• [Task prompt]
Go through the material below and count the lines containing the word "Which". Give that number by itself.

---------- Data ----------

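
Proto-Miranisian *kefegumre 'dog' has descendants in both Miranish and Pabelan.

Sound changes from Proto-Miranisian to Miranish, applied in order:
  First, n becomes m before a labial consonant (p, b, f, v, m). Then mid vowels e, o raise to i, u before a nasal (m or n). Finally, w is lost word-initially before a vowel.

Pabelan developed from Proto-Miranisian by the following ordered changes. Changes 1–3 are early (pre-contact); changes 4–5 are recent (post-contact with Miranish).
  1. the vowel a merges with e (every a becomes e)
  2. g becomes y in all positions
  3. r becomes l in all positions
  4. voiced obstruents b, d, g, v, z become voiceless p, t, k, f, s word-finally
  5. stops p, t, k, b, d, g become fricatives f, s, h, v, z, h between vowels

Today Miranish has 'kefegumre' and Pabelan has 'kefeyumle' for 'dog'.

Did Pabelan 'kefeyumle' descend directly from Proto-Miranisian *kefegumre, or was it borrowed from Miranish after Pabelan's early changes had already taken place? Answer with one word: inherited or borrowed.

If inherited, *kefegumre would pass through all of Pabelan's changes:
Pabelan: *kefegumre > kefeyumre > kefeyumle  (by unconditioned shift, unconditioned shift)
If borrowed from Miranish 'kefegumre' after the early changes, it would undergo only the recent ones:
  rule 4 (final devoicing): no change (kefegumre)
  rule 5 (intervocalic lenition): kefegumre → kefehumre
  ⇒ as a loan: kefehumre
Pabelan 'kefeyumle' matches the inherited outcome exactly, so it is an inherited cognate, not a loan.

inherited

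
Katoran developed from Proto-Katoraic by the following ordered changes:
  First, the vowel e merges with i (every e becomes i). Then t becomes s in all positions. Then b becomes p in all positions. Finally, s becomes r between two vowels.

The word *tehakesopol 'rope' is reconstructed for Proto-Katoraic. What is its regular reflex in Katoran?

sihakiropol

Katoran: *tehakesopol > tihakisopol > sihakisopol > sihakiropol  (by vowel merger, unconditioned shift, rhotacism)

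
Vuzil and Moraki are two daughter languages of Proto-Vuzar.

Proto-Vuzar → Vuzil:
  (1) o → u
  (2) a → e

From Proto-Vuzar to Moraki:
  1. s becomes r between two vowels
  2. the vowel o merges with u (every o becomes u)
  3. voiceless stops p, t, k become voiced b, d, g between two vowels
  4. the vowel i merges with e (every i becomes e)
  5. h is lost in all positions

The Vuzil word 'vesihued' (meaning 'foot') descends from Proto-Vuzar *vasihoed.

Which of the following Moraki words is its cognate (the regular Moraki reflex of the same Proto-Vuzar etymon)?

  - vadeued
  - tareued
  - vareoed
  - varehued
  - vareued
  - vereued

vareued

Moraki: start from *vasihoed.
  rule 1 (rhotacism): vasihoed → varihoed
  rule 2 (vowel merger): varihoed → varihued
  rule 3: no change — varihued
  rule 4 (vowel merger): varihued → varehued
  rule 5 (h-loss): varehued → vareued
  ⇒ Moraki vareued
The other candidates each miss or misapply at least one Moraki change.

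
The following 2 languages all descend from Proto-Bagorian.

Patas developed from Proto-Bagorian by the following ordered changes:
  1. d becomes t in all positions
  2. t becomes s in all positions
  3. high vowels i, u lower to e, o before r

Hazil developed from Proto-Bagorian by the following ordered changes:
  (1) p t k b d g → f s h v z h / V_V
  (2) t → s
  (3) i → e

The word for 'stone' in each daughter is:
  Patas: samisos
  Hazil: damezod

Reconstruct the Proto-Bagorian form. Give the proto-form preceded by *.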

----------
---------- Data ----------

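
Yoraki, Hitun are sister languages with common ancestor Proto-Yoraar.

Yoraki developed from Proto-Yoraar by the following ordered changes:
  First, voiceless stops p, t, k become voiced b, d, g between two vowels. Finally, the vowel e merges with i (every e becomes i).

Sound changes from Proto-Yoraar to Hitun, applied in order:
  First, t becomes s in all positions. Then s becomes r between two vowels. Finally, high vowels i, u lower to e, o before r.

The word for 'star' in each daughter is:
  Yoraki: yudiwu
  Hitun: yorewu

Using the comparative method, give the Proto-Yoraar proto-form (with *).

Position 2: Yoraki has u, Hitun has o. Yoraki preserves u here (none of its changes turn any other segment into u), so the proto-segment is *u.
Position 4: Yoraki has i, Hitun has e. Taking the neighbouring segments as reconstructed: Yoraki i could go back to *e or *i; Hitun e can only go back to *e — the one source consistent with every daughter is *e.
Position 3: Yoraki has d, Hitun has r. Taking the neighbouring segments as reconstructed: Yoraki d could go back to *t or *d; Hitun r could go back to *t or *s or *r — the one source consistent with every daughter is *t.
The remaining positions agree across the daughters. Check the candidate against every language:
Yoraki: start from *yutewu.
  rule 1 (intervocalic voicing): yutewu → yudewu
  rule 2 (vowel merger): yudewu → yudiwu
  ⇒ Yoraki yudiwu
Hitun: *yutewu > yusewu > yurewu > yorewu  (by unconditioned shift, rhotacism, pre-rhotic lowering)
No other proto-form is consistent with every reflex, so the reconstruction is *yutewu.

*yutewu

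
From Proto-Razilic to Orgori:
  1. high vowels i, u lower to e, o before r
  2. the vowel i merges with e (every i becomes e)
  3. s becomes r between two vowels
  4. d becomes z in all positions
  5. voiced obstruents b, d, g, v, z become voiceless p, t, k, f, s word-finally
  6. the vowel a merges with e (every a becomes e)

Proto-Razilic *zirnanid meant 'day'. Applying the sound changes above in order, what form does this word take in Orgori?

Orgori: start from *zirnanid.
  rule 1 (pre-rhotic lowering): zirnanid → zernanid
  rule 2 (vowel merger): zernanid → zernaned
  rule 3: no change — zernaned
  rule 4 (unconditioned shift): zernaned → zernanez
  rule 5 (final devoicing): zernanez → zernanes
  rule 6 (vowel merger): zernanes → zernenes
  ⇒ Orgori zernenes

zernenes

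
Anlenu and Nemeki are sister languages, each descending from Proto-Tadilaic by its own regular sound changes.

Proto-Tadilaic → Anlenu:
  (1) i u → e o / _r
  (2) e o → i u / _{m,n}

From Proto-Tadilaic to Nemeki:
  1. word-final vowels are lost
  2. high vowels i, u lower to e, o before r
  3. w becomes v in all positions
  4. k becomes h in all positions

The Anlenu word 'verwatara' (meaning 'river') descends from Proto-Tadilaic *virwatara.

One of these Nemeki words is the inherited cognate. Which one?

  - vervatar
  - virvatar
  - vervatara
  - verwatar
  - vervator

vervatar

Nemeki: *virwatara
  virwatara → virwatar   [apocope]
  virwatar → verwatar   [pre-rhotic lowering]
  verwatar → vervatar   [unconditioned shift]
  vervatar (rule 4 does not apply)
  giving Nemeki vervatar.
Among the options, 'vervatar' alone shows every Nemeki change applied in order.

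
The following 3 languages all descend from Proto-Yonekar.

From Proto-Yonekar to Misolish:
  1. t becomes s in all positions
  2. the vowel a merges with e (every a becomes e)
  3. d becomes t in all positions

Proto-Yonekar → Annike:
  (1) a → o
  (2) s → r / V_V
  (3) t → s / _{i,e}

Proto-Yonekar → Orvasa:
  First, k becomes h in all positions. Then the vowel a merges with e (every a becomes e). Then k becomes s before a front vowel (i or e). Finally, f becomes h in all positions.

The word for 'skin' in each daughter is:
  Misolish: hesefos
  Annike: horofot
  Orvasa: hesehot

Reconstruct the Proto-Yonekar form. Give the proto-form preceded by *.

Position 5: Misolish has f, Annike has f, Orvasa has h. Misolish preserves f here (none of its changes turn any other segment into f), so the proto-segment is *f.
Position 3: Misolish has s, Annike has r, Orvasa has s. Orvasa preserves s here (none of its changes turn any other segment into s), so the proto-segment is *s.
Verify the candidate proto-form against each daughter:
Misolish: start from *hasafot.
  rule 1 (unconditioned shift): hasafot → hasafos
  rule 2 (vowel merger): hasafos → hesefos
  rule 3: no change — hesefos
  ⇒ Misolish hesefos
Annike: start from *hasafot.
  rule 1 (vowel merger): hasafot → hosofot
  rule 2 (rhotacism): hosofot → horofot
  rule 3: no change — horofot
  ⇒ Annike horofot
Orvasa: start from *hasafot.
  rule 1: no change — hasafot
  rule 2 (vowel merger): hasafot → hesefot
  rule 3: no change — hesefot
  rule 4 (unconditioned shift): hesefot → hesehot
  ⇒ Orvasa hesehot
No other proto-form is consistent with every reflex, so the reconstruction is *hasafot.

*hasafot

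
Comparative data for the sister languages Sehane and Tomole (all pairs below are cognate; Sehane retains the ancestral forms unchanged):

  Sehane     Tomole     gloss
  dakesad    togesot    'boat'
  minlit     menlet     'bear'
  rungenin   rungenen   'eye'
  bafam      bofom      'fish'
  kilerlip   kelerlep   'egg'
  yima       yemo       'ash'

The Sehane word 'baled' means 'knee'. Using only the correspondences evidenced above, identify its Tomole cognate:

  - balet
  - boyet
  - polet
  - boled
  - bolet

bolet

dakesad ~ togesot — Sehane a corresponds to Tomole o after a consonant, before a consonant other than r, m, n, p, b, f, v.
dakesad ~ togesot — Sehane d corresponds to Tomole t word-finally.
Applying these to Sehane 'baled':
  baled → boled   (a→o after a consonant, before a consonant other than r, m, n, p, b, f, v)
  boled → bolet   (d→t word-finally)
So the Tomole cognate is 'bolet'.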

----------
---------- Data ----------

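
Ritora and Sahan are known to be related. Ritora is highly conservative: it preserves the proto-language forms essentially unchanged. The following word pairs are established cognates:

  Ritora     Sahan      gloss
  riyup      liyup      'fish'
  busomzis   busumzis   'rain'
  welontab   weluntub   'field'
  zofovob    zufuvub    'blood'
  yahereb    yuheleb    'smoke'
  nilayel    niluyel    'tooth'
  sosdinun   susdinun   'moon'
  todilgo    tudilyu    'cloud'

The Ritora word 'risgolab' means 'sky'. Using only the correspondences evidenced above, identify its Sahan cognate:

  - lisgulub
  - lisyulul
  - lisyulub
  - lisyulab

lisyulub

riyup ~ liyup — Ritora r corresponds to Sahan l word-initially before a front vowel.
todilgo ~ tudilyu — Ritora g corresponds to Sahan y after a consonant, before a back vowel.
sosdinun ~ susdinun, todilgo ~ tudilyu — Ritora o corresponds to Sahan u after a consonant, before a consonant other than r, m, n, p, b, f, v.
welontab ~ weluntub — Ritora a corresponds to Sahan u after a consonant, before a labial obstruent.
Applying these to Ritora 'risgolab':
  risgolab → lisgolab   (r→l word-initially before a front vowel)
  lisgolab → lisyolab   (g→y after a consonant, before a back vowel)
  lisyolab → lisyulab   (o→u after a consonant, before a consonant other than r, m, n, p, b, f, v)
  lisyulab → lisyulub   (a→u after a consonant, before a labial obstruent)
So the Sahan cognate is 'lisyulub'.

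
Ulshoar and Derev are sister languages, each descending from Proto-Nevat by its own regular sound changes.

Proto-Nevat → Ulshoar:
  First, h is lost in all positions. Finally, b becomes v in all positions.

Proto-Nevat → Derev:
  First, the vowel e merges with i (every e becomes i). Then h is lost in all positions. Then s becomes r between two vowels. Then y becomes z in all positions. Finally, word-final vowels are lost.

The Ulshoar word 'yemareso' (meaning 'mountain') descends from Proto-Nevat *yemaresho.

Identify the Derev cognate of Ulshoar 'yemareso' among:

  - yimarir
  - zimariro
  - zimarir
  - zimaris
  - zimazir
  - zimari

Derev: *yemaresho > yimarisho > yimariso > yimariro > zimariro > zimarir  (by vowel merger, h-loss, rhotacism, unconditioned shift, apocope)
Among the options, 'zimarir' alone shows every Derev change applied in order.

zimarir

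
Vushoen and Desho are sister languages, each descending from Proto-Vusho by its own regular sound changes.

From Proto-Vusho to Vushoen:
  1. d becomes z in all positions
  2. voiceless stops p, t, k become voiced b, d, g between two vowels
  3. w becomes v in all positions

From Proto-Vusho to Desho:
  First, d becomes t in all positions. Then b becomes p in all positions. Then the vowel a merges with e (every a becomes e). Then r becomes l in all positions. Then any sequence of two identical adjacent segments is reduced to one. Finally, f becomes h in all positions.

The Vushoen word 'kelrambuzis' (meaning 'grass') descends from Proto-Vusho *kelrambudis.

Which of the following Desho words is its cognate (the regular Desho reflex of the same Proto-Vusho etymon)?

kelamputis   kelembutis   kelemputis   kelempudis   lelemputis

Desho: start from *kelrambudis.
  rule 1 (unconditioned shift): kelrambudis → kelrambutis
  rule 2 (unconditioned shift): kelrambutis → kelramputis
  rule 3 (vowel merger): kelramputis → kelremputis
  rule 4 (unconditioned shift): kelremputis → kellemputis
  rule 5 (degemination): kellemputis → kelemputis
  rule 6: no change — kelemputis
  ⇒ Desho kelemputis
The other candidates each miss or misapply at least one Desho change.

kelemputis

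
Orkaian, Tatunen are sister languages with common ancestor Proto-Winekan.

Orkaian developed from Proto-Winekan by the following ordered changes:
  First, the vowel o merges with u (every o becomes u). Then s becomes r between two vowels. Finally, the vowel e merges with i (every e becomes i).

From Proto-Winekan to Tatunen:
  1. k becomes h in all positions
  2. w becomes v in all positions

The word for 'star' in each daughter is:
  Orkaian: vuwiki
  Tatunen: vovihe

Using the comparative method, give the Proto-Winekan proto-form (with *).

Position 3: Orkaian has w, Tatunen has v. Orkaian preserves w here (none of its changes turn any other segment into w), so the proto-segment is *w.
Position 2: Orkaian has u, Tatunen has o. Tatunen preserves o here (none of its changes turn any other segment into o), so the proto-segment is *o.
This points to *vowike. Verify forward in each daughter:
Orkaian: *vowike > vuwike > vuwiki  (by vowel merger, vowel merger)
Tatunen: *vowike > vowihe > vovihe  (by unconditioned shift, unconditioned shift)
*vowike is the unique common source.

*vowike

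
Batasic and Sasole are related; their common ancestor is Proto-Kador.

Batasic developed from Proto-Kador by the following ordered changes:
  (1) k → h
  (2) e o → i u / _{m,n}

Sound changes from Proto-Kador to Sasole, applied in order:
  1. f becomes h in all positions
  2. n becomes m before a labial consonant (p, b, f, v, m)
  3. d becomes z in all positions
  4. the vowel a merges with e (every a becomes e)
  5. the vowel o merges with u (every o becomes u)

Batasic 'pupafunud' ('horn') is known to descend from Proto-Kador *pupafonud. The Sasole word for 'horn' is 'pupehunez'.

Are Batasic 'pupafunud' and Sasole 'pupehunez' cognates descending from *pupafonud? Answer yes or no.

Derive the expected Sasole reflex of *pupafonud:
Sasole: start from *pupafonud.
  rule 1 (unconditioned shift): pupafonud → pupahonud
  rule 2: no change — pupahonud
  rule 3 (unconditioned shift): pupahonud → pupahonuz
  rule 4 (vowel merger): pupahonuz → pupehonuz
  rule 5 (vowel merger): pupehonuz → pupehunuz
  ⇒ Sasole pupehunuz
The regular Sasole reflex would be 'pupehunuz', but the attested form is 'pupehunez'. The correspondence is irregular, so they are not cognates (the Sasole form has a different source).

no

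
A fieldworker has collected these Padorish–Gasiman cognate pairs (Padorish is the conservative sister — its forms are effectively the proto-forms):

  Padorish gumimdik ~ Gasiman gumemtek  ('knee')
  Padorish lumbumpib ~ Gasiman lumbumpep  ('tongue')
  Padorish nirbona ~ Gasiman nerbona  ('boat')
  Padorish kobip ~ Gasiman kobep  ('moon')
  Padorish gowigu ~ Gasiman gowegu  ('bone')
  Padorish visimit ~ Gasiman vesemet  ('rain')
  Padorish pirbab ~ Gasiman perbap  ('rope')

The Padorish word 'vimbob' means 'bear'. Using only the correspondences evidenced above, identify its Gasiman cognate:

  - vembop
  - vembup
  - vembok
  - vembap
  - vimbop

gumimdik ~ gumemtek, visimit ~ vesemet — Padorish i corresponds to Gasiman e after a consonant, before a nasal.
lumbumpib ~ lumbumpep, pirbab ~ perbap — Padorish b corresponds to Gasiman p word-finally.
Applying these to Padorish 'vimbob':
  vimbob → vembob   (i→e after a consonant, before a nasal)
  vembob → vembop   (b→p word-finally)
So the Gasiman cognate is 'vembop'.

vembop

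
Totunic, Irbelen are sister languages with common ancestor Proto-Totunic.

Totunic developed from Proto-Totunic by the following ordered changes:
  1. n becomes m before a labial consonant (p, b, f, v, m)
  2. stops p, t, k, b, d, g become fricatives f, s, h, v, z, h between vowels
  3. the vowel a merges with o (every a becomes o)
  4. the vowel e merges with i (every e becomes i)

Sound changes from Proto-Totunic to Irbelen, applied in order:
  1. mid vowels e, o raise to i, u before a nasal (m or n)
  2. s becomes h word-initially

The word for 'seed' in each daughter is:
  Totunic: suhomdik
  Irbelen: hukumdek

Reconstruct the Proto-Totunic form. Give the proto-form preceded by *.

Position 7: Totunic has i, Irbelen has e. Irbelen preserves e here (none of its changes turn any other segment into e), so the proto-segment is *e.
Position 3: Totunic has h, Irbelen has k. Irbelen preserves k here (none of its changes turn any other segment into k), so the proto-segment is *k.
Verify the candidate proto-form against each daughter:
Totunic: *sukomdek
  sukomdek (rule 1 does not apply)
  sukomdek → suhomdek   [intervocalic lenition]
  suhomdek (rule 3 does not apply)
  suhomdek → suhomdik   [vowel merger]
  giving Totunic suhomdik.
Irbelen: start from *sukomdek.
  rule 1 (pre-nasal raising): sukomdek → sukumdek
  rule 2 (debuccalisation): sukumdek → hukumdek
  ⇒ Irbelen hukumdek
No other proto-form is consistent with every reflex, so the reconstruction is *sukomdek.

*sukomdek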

----------

• [The completed task]
3